**Your objective**
Once the line containing "N3 = or(N2, N1)" is found, set down that line and each one after it exactly, through the end of the entries.

**Exercise material**
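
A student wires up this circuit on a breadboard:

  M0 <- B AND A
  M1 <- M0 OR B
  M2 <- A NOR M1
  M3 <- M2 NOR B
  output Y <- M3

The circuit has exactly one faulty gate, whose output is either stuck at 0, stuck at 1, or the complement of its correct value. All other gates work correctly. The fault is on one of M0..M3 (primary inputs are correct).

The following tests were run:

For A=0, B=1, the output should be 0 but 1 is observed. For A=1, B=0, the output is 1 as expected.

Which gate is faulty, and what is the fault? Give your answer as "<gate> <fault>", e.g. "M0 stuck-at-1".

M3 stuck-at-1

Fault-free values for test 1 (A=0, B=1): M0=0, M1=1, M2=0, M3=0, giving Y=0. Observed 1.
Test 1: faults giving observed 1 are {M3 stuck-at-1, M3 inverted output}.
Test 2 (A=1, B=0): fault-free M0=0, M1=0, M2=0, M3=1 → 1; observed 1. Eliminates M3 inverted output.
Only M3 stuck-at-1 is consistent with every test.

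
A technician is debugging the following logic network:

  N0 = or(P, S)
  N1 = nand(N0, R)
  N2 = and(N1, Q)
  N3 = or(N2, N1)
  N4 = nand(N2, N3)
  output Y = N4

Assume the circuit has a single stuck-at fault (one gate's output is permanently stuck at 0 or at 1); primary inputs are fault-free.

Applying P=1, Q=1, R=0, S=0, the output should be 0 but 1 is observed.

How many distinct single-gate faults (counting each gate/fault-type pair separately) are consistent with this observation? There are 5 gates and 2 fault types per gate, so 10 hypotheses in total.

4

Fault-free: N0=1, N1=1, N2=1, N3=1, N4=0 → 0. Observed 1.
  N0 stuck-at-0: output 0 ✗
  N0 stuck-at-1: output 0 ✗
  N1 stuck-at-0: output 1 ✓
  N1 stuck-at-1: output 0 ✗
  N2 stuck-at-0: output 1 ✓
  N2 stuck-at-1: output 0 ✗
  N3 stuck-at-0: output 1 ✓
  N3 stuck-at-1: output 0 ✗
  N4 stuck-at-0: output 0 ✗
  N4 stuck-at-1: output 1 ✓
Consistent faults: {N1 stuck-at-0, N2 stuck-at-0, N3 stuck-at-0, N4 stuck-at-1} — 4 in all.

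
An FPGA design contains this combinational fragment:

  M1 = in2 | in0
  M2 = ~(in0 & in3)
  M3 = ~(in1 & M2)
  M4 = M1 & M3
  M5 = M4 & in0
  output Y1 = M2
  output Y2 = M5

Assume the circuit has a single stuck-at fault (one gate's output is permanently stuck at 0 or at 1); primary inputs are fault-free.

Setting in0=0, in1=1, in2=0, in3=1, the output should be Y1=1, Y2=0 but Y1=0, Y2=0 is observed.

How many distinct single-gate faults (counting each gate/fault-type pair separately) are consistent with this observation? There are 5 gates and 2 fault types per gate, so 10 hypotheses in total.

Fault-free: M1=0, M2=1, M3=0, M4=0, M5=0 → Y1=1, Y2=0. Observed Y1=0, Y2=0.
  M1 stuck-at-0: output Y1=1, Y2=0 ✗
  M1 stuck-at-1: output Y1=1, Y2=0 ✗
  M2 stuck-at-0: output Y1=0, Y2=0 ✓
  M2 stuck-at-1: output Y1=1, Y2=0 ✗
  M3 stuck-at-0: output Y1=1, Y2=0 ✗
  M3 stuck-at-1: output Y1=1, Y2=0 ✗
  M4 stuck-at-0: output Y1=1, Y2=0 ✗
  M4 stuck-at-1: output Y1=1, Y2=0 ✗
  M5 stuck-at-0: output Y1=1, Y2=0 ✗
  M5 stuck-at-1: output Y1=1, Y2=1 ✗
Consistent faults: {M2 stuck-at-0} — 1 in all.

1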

**Expected answer**
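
  N3 = or(N2, N1)
  N4 = nand(N2, N3)
  output Y = N4

Assume the circuit has a single stuck-at fault (one gate's output is permanently stuck at 0 or at 1); primary inputs are fault-free.

Applying P=1, Q=1, R=0, S=0, the output should be 0 but 1 is observed.

How many distinct single-gate faults (counting each gate/fault-type pair separately) are consistent with this observation? There are 5 gates and 2 fault types per gate, so 10 hypotheses in total.

4

Fault-free: N0=1, N1=1, N2=1, N3=1, N4=0 → 0. Observed 1.
  N0 stuck-at-0: output 0 ✗
  N0 stuck-at-1: output 0 ✗
  N1 stuck-at-0: output 1 ✓
  N1 stuck-at-1: output 0 ✗
  N2 stuck-at-0: output 1 ✓
  N2 stuck-at-1: output 0 ✗
  N3 stuck-at-0: output 1 ✓
  N3 stuck-at-1: output 0 ✗
  N4 stuck-at-0: output 0 ✗
  N4 stuck-at-1: output 1 ✓
Consistent faults: {N1 stuck-at-0, N2 stuck-at-0, N3 stuck-at-0, N4 stuck-at-1} — 4 in all.

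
An FPGA design contains this combinational fragment:

  M1 = in2 | in0
  M2 = ~(in0 & in3)
  M3 = ~(in1 & M2)
  M4 = M1 & M3
  M5 = M4 & in0
  output Y1 = M2
  output Y2 = M5

Assume the circuit has a single stuck-at fault (one gate's output is permanently stuck at 0 or at 1); primary inputs are fault-free.

Setting in0=0, in1=1, in2=0, in3=1, the output should be Y1=1, Y2=0 but Y1=0, Y2=0 is observed.

How many distinct single-gate faults (counting each gate/fault-type pair separately) are consistent with this observation? There are 5 gates and 2 fault types per gate, so 10 hypotheses in total.

Fault-free: M1=0, M2=1, M3=0, M4=0, M5=0 → Y1=1, Y2=0. Observed Y1=0, Y2=0.
  M1 stuck-at-0: output Y1=1, Y2=0 ✗
  M1 stuck-at-1: output Y1=1, Y2=0 ✗
  M2 stuck-at-0: output Y1=0, Y2=0 ✓
  M2 stuck-at-1: output Y1=1, Y2=0 ✗
  M3 stuck-at-0: output Y1=1, Y2=0 ✗
  M3 stuck-at-1: output Y1=1, Y2=0 ✗
  M4 stuck-at-0: output Y1=1, Y2=0 ✗
  M4 stuck-at-1: output Y1=1, Y2=0 ✗
  M5 stuck-at-0: output Y1=1, Y2=0 ✗
  M5 stuck-at-1: output Y1=1, Y2=1 ✗
Consistent faults: {M2 stuck-at-0} — 1 in all.

1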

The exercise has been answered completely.